ACTION ITEM:
Reproduce the entries exactly, beginning with the line containing "An RF front end has" and ending with their last line, both included.

(Stored items)

○ ○ ○ ○

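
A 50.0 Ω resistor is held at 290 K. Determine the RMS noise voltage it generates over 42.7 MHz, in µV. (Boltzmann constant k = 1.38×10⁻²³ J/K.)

5.85 µV

V_n = √(4kTRB)
4kTRB = 4 × 1.38×10⁻²³ × 290 × 5.00×10¹ × 4.27×10⁷ = 3.42×10⁻¹¹ V²
V_n = √(3.42×10⁻¹¹) = 5.85×10⁻⁶ V = 5.85 µV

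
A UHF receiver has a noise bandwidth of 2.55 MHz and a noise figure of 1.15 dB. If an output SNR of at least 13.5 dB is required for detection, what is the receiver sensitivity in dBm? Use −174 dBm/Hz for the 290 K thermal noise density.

−95.3 dBm

Sensitivity = −174 + 10 log₁₀(B) + NF + SNR_min
= −174 + 64.07 + 1.15 + 13.5
= −95.28 dBm → −95.3 dBm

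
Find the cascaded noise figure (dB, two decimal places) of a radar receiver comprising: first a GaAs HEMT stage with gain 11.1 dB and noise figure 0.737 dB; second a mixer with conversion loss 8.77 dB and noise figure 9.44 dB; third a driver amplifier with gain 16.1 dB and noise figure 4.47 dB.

Convert to linear (a loss of L dB is a gain of −L dB): F_i = 10^(NF_i/10), G_i = 10^(G_i,dB/10)
  Stage 1: F_1 = 10^(0.737/10) = 1.185, G_1 = 10^(11.1/10) = 12.88
  Stage 2: F_2 = 10^(9.44/10) = 8.790, G_2 = 10^(−8.77/10) = 0.1327
  Stage 3: F_3 = 10^(4.47/10) = 2.799, G_3 = 10^(16.1/10) = 40.74
Friis cascade:
  F = 1.185 + (8.790 − 1)/12.88 + (2.799 − 1)/1.710 = 2.842
NF = 10 log₁₀(2.842) = 4.54 dB

4.54 dB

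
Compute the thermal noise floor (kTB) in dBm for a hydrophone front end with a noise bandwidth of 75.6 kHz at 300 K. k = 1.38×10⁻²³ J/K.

−125.0 dBm

P_n = kTB = 1.38×10⁻²³ × 300 × 7.56×10⁴ = 3.13×10⁻¹⁶ W
In dBm: 10 log₁₀(3.13×10⁻¹⁶ / 10⁻³) = −125.0 dBm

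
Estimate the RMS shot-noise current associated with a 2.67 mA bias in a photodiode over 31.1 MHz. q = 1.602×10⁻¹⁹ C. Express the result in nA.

I_n = √(2qI·B)
2qI·B = 2 × 1.602×10⁻¹⁹ × 2.67×10⁻³ × 3.11×10⁷ = 2.66×10⁻¹⁴ A²
I_n = √(2.66×10⁻¹⁴) = 1.63×10⁻⁷ A = 163 nA

163 nA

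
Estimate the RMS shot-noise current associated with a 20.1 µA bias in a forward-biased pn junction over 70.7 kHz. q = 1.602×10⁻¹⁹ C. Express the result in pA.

675 pA

I_n = √(2qI·B)
2qI·B = 2 × 1.602×10⁻¹⁹ × 2.01×10⁻⁵ × 7.07×10⁴ = 4.55×10⁻¹⁹ A²
I_n = √(4.55×10⁻¹⁹) = 6.75×10⁻¹⁰ A = 675 pA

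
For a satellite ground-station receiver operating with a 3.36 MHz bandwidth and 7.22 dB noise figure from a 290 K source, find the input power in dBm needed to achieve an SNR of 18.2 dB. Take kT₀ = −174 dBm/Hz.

−83.3 dBm

Sensitivity = −174 + 10 log₁₀(B) + NF + SNR_min
= −174 + 65.26 + 7.22 + 18.2
= −83.32 dBm → −83.3 dBm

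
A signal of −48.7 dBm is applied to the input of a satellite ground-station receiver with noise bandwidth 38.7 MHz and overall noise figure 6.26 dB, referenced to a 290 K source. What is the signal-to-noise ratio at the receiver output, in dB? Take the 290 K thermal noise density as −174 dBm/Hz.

43.2 dB

Noise floor: N = −174 + 10 log₁₀(B) + NF
10 log₁₀(3.87×10⁷) = 75.88 dB
N = −174 + 75.88 + 6.26 = −91.86 dBm
SNR = P_sig − N = −48.7 − (−91.86) = 43.16 dB → 43.2 dB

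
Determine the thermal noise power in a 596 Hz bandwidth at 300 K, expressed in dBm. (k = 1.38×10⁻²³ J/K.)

−146.1 dBm

P_n = kTB = 1.38×10⁻²³ × 300 × 5.96×10² = 2.47×10⁻¹⁸ W
In dBm: 10 log₁₀(2.47×10⁻¹⁸ / 10⁻³) = −146.1 dBm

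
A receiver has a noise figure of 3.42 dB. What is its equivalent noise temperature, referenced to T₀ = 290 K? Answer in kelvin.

347 K

F = 10^(3.42/10) = 2.19786
T_e = (F − 1)·T₀ = (2.19786 − 1) × 290 = 347 K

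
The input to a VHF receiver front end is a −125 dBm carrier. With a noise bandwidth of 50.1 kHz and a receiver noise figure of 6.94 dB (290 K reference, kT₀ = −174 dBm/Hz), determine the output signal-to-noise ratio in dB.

Noise floor: N = −174 + 10 log₁₀(B) + NF
10 log₁₀(5.01×10⁴) = 47 dB
N = −174 + 47 + 6.94 = −120.06 dBm
SNR = P_sig − N = −125 − (−120.06) = −4.94 dB → −4.9 dB

−4.9 dB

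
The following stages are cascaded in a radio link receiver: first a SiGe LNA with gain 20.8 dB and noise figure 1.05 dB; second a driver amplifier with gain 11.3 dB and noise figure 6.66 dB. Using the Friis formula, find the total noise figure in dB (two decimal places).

1.15 dB

Convert to linear (a loss of L dB is a gain of −L dB): F_i = 10^(NF_i/10), G_i = 10^(G_i,dB/10)
  Stage 1: F_1 = 10^(1.05/10) = 1.274, G_1 = 10^(20.8/10) = 120.2
  Stage 2: F_2 = 10^(6.66/10) = 4.634, G_2 = 10^(11.3/10) = 13.49
Friis cascade:
  F = 1.274 + (4.634 − 1)/120.2 = 1.304
NF = 10 log₁₀(1.304) = 1.15 dB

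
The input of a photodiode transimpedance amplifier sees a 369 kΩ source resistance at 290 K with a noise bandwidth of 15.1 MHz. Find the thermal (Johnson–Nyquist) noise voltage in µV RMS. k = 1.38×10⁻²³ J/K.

299 µV

V_n = √(4kTRB)
4kTRB = 4 × 1.38×10⁻²³ × 290 × 3.69×10⁵ × 1.51×10⁷ = 8.92×10⁻⁸ V²
V_n = √(8.92×10⁻⁸) = 2.99×10⁻⁴ V = 299 µV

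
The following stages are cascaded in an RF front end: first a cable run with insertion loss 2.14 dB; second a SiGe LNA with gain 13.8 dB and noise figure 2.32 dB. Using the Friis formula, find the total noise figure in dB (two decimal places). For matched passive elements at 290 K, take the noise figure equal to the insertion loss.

Convert to linear (a loss of L dB is a gain of −L dB): F_i = 10^(NF_i/10), G_i = 10^(G_i,dB/10)
  Stage 1: F_1 = 10^(2.14/10) = 1.637, G_1 = 10^(−2.14/10) = 0.6109
  Stage 2: F_2 = 10^(2.32/10) = 1.706, G_2 = 10^(13.8/10) = 23.99
Friis cascade:
  F = 1.637 + (1.706 − 1)/0.6109 = 2.793
NF = 10 log₁₀(2.793) = 4.46 dB

4.46 dB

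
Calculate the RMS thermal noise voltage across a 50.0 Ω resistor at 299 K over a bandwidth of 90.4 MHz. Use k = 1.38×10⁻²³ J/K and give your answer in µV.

V_n = √(4kTRB)
4kTRB = 4 × 1.38×10⁻²³ × 299 × 5.00×10¹ × 9.04×10⁷ = 7.46×10⁻¹¹ V²
V_n = √(7.46×10⁻¹¹) = 8.64×10⁻⁶ V = 8.64 µV

8.64 µV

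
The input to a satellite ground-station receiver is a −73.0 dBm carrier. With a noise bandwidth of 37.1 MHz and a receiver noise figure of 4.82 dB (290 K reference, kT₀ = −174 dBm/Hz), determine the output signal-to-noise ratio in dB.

20.5 dB

Noise floor: N = −174 + 10 log₁₀(B) + NF
10 log₁₀(3.71×10⁷) = 75.69 dB
N = −174 + 75.69 + 4.82 = −93.49 dBm
SNR = P_sig − N = −73.0 − (−93.49) = 20.49 dB → 20.5 dB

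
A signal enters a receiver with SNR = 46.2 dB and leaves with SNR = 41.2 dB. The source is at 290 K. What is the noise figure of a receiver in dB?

NF (dB) = SNR_in(dB) − SNR_out(dB) when the source is at T₀
NF = 46.2 − 41.2 = 5.0 dB

5.0 dB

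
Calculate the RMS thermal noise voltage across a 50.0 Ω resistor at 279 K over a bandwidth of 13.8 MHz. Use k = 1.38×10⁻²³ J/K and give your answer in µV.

3.26 µV

V_n = √(4kTRB)
4kTRB = 4 × 1.38×10⁻²³ × 279 × 5.00×10¹ × 1.38×10⁷ = 1.06×10⁻¹¹ V²
V_n = √(1.06×10⁻¹¹) = 3.26×10⁻⁶ V = 3.26 µV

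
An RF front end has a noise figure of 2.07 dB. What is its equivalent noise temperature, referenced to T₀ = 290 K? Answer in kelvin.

F = 10^(2.07/10) = 1.61065
T_e = (F − 1)·T₀ = (1.61065 − 1) × 290 = 177 K

177 K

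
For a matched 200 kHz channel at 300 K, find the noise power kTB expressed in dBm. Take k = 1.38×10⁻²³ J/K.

P_n = kTB = 1.38×10⁻²³ × 300 × 2.00×10⁵ = 8.28×10⁻¹⁶ W
In dBm: 10 log₁₀(8.28×10⁻¹⁶ / 10⁻³) = −120.8 dBm

−120.8 dBm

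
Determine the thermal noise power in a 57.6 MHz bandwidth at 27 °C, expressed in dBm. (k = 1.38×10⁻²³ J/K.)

T = 27 °C + 273.15 = 300.15 K
P_n = kTB = 1.38×10⁻²³ × 300.15 × 5.76×10⁷ = 2.39×10⁻¹³ W
In dBm: 10 log₁₀(2.39×10⁻¹³ / 10⁻³) = −96.2 dBm

−96.2 dBm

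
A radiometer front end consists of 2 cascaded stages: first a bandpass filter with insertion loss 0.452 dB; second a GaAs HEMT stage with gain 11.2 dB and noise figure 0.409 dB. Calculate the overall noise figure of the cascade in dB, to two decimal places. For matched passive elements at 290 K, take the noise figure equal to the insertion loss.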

○ ○ ○ ○

FINISHED TASK:
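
An RF front end has a noise figure of 2.07 dB. What is its equivalent noise temperature, referenced to T₀ = 290 K? Answer in kelvin.

F = 10^(2.07/10) = 1.61065
T_e = (F − 1)·T₀ = (1.61065 − 1) × 290 = 177 K

177 K

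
For a matched 200 kHz channel at 300 K, find the noise power kTB expressed in dBm. Take k = 1.38×10⁻²³ J/K.

P_n = kTB = 1.38×10⁻²³ × 300 × 2.00×10⁵ = 8.28×10⁻¹⁶ W
In dBm: 10 log₁₀(8.28×10⁻¹⁶ / 10⁻³) = −120.8 dBm

−120.8 dBm

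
Determine the thermal noise power in a 57.6 MHz bandwidth at 27 °C, expressed in dBm. (k = 1.38×10⁻²³ J/K.)

T = 27 °C + 273.15 = 300.15 K
P_n = kTB = 1.38×10⁻²³ × 300.15 × 5.76×10⁷ = 2.39×10⁻¹³ W
In dBm: 10 log₁₀(2.39×10⁻¹³ / 10⁻³) = −96.2 dBm

−96.2 dBm

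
A radiometer front end consists of 2 cascaded stages: first a bandpass filter with insertion loss 0.452 dB; second a GaAs HEMT stage with gain 11.2 dB and noise figure 0.409 dB. Calculate the overall noise figure of the cascade in dB, to two decimal places. For matched passive elements at 290 K, take the noise figure equal to the insertion loss.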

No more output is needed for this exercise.